INFORMATION SUPPLIED -
☆ ☆ ☆ ☆

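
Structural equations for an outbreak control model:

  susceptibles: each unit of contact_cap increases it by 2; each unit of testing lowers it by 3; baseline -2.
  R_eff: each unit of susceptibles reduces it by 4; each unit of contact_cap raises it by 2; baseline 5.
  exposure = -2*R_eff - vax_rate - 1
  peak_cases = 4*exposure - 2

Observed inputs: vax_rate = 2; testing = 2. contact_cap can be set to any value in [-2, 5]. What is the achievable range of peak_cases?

Substituting into the susceptibles equation gives susceptibles = 2*contact_cap - 8.
So R_eff = -6*contact_cap + 37.
Substituting into the exposure equation gives exposure = 12*contact_cap - 77.
Substituting into the peak_cases equation gives peak_cases = 48*contact_cap - 310.
Linear in contact_cap, so extremes are at the endpoints: contact_cap = -2 gives peak_cases = -406; contact_cap = 5 gives peak_cases = -70.

-406 to -70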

☆ ☆ ☆ ☆

EXERCISE -
Among the lines of the material above, find those with the word "baseline". Copy each one.

ANSWER BOX -
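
  susceptibles: each unit of contact_cap increases it by 2; each unit of testing lowers it by 3; baseline -2.
  R_eff: each unit of susceptibles reduces it by 4; each unit of contact_cap raises it by 2; baseline 5.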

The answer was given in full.